#### DATA ####

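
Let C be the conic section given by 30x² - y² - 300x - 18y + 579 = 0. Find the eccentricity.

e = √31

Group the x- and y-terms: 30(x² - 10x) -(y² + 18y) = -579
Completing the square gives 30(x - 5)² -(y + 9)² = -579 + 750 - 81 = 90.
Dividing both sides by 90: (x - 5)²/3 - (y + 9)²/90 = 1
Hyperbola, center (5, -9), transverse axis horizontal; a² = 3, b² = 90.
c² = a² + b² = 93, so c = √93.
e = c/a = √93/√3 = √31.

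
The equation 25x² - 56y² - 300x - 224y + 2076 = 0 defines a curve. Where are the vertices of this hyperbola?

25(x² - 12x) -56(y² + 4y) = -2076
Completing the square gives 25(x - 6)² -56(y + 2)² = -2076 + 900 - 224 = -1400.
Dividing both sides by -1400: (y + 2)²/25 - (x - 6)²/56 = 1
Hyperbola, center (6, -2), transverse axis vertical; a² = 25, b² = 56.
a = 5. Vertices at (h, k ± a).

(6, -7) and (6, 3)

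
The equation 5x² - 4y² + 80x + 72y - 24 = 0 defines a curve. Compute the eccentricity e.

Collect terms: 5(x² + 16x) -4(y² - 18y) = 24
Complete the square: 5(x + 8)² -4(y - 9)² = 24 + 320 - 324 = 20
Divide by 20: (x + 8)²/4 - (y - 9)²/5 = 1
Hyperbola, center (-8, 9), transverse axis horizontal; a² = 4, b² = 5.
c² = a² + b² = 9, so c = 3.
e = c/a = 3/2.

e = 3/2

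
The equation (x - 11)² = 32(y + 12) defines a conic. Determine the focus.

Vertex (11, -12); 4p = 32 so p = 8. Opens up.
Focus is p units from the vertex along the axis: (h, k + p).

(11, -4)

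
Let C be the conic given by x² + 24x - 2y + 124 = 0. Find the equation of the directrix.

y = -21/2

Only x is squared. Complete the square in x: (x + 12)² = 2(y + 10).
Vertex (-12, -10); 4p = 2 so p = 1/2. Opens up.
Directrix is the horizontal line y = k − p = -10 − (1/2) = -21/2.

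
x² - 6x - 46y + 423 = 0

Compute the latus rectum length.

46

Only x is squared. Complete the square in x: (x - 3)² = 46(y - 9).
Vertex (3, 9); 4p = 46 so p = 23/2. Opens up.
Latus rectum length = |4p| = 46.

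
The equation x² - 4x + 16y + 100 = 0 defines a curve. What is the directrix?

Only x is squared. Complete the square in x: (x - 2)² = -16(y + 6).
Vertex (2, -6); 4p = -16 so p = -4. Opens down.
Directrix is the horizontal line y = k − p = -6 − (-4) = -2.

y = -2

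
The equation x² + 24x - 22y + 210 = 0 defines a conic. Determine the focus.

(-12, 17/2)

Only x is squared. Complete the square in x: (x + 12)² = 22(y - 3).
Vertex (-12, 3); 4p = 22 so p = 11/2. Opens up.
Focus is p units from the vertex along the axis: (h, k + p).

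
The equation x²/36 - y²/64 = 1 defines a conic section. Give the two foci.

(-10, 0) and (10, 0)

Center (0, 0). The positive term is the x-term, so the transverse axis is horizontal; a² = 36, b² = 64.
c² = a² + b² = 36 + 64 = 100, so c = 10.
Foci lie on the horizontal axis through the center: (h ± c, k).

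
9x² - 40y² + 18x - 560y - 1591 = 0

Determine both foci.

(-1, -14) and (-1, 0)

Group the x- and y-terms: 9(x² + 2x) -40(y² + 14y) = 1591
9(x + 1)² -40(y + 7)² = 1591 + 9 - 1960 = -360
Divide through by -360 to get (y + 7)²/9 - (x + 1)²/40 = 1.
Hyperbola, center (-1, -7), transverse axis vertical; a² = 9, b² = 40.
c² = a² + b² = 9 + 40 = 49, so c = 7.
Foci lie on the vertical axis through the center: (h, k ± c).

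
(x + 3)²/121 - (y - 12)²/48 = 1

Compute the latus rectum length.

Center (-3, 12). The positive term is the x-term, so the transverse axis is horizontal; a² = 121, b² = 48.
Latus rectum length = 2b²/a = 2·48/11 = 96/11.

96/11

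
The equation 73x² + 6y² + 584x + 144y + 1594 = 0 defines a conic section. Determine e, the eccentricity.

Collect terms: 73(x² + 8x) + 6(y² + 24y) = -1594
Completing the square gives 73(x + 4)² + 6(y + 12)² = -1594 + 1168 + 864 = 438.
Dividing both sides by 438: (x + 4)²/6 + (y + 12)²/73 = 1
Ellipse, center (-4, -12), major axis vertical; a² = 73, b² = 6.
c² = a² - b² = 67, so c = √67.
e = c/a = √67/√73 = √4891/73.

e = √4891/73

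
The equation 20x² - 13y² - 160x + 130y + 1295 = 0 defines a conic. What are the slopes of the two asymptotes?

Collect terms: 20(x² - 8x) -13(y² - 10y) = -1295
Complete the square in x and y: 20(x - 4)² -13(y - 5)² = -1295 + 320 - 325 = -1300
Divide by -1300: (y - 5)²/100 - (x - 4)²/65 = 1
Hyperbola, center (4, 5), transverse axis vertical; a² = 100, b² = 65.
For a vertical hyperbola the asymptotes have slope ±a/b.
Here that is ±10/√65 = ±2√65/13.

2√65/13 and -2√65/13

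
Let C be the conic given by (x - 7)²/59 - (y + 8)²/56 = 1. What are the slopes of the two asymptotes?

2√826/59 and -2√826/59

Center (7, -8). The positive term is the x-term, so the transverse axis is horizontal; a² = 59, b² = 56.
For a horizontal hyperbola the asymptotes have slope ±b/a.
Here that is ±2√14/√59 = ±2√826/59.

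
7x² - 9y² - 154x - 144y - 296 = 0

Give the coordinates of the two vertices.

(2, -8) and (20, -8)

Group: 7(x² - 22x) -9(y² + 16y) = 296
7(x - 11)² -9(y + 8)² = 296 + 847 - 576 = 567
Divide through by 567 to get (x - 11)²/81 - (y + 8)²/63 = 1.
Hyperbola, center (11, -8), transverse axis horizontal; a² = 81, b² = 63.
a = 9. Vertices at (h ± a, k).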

####
#### DATA ####

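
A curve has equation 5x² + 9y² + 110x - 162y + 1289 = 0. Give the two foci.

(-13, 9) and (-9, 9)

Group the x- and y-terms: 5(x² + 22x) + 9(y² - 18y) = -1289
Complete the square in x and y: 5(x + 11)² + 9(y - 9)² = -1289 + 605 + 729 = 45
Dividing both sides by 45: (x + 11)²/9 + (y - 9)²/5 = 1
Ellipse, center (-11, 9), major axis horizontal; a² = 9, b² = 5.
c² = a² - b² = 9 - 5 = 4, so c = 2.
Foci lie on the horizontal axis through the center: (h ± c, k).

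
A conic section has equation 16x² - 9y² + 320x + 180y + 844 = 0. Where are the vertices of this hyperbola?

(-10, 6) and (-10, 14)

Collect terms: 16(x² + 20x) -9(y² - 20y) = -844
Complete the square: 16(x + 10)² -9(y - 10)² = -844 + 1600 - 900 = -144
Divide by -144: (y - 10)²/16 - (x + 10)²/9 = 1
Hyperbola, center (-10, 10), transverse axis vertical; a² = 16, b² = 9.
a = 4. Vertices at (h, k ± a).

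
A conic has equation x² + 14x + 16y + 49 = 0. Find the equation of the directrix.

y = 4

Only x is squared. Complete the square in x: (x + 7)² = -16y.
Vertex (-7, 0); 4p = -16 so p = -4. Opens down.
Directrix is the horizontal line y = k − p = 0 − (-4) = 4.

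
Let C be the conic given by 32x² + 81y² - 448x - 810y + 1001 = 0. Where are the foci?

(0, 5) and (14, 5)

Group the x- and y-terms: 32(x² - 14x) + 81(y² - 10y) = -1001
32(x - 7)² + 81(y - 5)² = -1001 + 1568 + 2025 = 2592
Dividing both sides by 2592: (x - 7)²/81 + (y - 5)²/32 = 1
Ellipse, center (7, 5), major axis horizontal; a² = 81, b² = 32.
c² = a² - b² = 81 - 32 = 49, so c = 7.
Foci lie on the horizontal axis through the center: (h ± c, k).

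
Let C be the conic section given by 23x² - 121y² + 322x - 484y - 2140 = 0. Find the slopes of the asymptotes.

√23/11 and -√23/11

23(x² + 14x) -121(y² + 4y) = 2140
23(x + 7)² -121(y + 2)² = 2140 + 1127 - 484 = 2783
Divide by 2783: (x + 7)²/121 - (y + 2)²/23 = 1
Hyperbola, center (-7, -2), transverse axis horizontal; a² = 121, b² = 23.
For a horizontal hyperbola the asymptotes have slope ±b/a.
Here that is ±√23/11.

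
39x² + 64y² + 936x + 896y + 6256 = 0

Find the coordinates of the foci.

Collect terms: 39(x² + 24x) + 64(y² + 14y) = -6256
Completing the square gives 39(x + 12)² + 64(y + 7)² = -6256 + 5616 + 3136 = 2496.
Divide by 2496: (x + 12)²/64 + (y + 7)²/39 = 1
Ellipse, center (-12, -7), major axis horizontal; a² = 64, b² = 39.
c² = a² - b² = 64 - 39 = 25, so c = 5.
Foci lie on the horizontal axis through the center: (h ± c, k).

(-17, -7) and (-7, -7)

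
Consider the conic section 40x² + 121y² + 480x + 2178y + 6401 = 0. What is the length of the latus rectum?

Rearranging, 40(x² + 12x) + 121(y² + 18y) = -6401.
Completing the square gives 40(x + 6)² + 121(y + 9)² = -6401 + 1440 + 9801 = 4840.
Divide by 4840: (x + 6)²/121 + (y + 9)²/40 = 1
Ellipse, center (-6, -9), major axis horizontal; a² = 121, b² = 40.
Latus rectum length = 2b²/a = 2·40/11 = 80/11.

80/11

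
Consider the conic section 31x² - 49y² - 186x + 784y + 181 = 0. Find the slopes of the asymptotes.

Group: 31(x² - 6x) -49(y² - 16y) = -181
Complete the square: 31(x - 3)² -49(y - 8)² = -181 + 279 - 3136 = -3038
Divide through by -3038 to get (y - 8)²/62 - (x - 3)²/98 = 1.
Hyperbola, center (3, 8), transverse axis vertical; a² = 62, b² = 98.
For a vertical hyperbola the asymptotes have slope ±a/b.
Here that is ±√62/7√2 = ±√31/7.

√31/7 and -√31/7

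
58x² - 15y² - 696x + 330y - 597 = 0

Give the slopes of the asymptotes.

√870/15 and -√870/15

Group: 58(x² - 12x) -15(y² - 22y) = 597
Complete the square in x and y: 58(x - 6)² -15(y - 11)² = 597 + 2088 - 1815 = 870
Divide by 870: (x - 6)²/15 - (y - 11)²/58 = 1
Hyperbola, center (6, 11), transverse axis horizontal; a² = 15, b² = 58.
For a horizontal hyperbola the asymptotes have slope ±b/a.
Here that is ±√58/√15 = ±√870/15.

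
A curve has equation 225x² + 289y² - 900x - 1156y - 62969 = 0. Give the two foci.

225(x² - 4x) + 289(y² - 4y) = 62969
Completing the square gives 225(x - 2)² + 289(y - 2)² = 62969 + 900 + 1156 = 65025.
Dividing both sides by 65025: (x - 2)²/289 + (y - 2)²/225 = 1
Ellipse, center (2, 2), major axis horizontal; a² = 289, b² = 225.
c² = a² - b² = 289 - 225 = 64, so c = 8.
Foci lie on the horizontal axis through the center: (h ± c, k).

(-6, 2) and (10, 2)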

####

_WORK TASK:_ Reproduce the entries above exactly, but only the lines between the line holding "39x² + 64y² + 936x + 896y + 6256 = 0" and the line holding "58x² - 15y² - 696x + 330y - 597 = 0", inclusive.

_YOUR RESPONSE:_
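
39x² + 64y² + 936x + 896y + 6256 = 0

Find the coordinates of the foci.

Collect terms: 39(x² + 24x) + 64(y² + 14y) = -6256
Completing the square gives 39(x + 12)² + 64(y + 7)² = -6256 + 5616 + 3136 = 2496.
Divide by 2496: (x + 12)²/64 + (y + 7)²/39 = 1
Ellipse, center (-12, -7), major axis horizontal; a² = 64, b² = 39.
c² = a² - b² = 64 - 39 = 25, so c = 5.
Foci lie on the horizontal axis through the center: (h ± c, k).

(-17, -7) and (-7, -7)

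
Consider the conic section 40x² + 121y² + 480x + 2178y + 6401 = 0. What is the length of the latus rectum?

Rearranging, 40(x² + 12x) + 121(y² + 18y) = -6401.
Completing the square gives 40(x + 6)² + 121(y + 9)² = -6401 + 1440 + 9801 = 4840.
Divide by 4840: (x + 6)²/121 + (y + 9)²/40 = 1
Ellipse, center (-6, -9), major axis horizontal; a² = 121, b² = 40.
Latus rectum length = 2b²/a = 2·40/11 = 80/11.

80/11

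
Consider the conic section 31x² - 49y² - 186x + 784y + 181 = 0. Find the slopes of the asymptotes.

Group: 31(x² - 6x) -49(y² - 16y) = -181
Complete the square: 31(x - 3)² -49(y - 8)² = -181 + 279 - 3136 = -3038
Divide through by -3038 to get (y - 8)²/62 - (x - 3)²/98 = 1.
Hyperbola, center (3, 8), transverse axis vertical; a² = 62, b² = 98.
For a vertical hyperbola the asymptotes have slope ±a/b.
Here that is ±√62/7√2 = ±√31/7.

√31/7 and -√31/7

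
58x² - 15y² - 696x + 330y - 597 = 0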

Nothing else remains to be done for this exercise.